Directions for this task :: The records are to be reproduced verbatim.

Dataset records ::

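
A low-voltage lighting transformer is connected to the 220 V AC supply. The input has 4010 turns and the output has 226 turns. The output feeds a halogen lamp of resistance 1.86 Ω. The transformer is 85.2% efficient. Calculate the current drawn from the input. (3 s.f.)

I_in ≈ 0.441 A

V_out = 220 × 226/4010 = 12.399 V.
I_out = V_out/R = 12.399/1.86 = 6.6661 A.
P_out = V_out I_out = 12.399 × 6.6661 = 82.653 W.
P_in = P_out/η = 82.653/0.852 = 97.011 W.
I_in = P_in/V_in = 97.011/220 = 0.441 A.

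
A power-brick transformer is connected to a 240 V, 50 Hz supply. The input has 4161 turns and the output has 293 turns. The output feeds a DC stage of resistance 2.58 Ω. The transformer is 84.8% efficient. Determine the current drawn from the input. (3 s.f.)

V_out = 240 × 293/4161 = 16.900 V.
I_out = V_out/R = 16.900/2.58 = 6.5503 A.
P_out = V_out I_out = 16.900 × 6.5503 = 110.70 W.
P_in = P_out/η = 110.70/0.848 = 130.54 W.
I_in = P_in/V_in = 130.54/240 = 0.544 A.

I_in ≈ 0.544 A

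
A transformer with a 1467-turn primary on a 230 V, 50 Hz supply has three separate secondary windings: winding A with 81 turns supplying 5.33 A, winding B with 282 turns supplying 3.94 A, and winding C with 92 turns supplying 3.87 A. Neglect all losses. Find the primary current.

I_p ≈ 1.29 A

V_A = 230 × 81/1467 = 12.699 V; V_B = 230 × 282/1467 = 44.213 V; V_C = 230 × 92/1467 = 14.424 V.
P_out = V_A I_A + V_B I_B + V_C I_C = 12.699×5.33 + 44.213×3.94 + 14.424×3.87 = 67.688 + 174.20 + 55.821 = 297.71 W.
Ideal ⇒ P_in = P_out, so I_p = P_out/V_p = 297.71/230 = 1.29 A.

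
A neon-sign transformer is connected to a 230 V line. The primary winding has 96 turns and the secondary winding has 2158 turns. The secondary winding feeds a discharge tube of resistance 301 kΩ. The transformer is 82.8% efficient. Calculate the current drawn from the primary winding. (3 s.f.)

I_p ≈ 0.466 A

V_s = 230 × 2158/96 = 5170.2 V.
I_s = V_s/R = 5170.2/301000 = 0.017177 A.
P_out = V_s I_s = 5170.2 × 0.017177 = 88.807 W.
P_in = P_out/η = 88.807/0.828 = 107.26 W.
I_p = P_in/V_p = 107.26/230 = 0.466 A.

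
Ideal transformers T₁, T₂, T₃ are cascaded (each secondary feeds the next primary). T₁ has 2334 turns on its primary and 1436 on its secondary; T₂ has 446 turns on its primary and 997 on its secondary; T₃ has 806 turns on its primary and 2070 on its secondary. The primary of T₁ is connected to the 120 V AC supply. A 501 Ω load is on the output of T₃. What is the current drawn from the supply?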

Result ::
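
A low-voltage lighting transformer is connected to the 220 V AC supply. The input has 4010 turns and the output has 226 turns. The output feeds a halogen lamp of resistance 1.86 Ω. The transformer is 85.2% efficient. Calculate the current drawn from the input. (3 s.f.)

I_in ≈ 0.441 A

V_out = 220 × 226/4010 = 12.399 V.
I_out = V_out/R = 12.399/1.86 = 6.6661 A.
P_out = V_out I_out = 12.399 × 6.6661 = 82.653 W.
P_in = P_out/η = 82.653/0.852 = 97.011 W.
I_in = P_in/V_in = 97.011/220 = 0.441 A.

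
A power-brick transformer is connected to a 240 V, 50 Hz supply. The input has 4161 turns and the output has 293 turns. The output feeds a DC stage of resistance 2.58 Ω. The transformer is 84.8% efficient. Determine the current drawn from the input. (3 s.f.)

V_out = 240 × 293/4161 = 16.900 V.
I_out = V_out/R = 16.900/2.58 = 6.5503 A.
P_out = V_out I_out = 16.900 × 6.5503 = 110.70 W.
P_in = P_out/η = 110.70/0.848 = 130.54 W.
I_in = P_in/V_in = 130.54/240 = 0.544 A.

I_in ≈ 0.544 A

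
A transformer with a 1467-turn primary on a 230 V, 50 Hz supply has three separate secondary windings: winding A with 81 turns supplying 5.33 A, winding B with 282 turns supplying 3.94 A, and winding C with 92 turns supplying 3.87 A. Neglect all losses. Find the primary current.

I_p ≈ 1.29 A

V_A = 230 × 81/1467 = 12.699 V; V_B = 230 × 282/1467 = 44.213 V; V_C = 230 × 92/1467 = 14.424 V.
P_out = V_A I_A + V_B I_B + V_C I_C = 12.699×5.33 + 44.213×3.94 + 14.424×3.87 = 67.688 + 174.20 + 55.821 = 297.71 W.
Ideal ⇒ P_in = P_out, so I_p = P_out/V_p = 297.71/230 = 1.29 A.

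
A neon-sign transformer is connected to a 230 V line. The primary winding has 96 turns and the secondary winding has 2158 turns. The secondary winding feeds a discharge tube of resistance 301 kΩ. The transformer is 82.8% efficient. Calculate the current drawn from the primary winding. (3 s.f.)

I_p ≈ 0.466 A

V_s = 230 × 2158/96 = 5170.2 V.
I_s = V_s/R = 5170.2/301000 = 0.017177 A.
P_out = V_s I_s = 5170.2 × 0.017177 = 88.807 W.
P_in = P_out/η = 88.807/0.828 = 107.26 W.
I_p = P_in/V_p = 107.26/230 = 0.466 A.

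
Ideal transformers T₁, T₂, T₃ are cascaded (each secondary feeds the next primary). T₁ has 2334 turns on its primary and 1436 on its secondary; T₂ has 446 turns on its primary and 997 on its secondary; T₃ has 806 turns on its primary and 2070 on its secondary. The primary of T₁ is connected to the 120 V AC supply. A 501 Ω load is on the output of T₃. What is the current drawn from the supply?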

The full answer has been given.